- _PROBLEM_
Please copy every line of the material exactly.

*** Opening of DATASET EXCERPTS ***

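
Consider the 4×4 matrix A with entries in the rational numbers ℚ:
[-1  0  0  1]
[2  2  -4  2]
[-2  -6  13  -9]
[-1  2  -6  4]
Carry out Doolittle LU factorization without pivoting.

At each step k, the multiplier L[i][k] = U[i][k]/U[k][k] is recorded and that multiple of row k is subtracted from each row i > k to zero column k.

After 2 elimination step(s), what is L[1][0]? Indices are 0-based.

Step 1: pivot at (0,0) is -1.
  row1 ← row1 − (-2)·row0  ⇒  L[1][0]=-2, U row1=(0, 2, -4, 4)
  row2 ← row2 − (2)·row0  ⇒  L[2][0]=2, U row2=(0, -6, 13, -11)
  row3 ← row3 − (1)·row0  ⇒  L[3][0]=1, U row3=(0, 2, -6, 3)
Step 2: pivot at (1,1) is 2.
  row2 ← row2 − (-3)·row1  ⇒  L[2][1]=-3, U row2=(0, 0, 1, 1)
  row3 ← row3 − (1)·row1  ⇒  L[3][1]=1, U row3=(0, 0, -2, -1)

L[1][0] = -2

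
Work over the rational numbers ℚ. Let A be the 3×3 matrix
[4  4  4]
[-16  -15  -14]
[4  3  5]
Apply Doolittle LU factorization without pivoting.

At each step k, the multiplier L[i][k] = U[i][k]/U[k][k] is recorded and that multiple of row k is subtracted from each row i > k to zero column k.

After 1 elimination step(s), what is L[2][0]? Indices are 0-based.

L[2][0] = 1

[col 0] pivot 4
  R1 -= -4*R0 → (0, 1, 2)  (L[1][0] := -4)
  R2 -= 1*R0 → (0, -1, 1)  (L[2][0] := 1)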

*** Close of DATASET EXCERPTS ***

- _RESPONSE TO THIS EXERCISE_
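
Consider the 4×4 matrix A with entries in the rational numbers ℚ:
[-1  0  0  1]
[2  2  -4  2]
[-2  -6  13  -9]
[-1  2  -6  4]
Carry out Doolittle LU factorization without pivoting.

At each step k, the multiplier L[i][k] = U[i][k]/U[k][k] is recorded and that multiple of row k is subtracted from each row i > k to zero column k.

After 2 elimination step(s), what is L[1][0]? Indices are 0-based.

Step 1: pivot at (0,0) is -1.
  row1 ← row1 − (-2)·row0  ⇒  L[1][0]=-2, U row1=(0, 2, -4, 4)
  row2 ← row2 − (2)·row0  ⇒  L[2][0]=2, U row2=(0, -6, 13, -11)
  row3 ← row3 − (1)·row0  ⇒  L[3][0]=1, U row3=(0, 2, -6, 3)
Step 2: pivot at (1,1) is 2.
  row2 ← row2 − (-3)·row1  ⇒  L[2][1]=-3, U row2=(0, 0, 1, 1)
  row3 ← row3 − (1)·row1  ⇒  L[3][1]=1, U row3=(0, 0, -2, -1)

L[1][0] = -2

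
Work over the rational numbers ℚ. Let A be the 3×3 matrix
[4  4  4]
[-16  -15  -14]
[4  3  5]
Apply Doolittle LU factorization without pivoting.

At each step k, the multiplier L[i][k] = U[i][k]/U[k][k] is recorded and that multiple of row k is subtracted from each row i > k to zero column k.

After 1 elimination step(s), what is L[2][0]? Indices are 0-based.

L[2][0] = 1

[col 0] pivot 4
  R1 -= -4*R0 → (0, 1, 2)  (L[1][0] := -4)
  R2 -= 1*R0 → (0, -1, 1)  (L[2][0] := 1)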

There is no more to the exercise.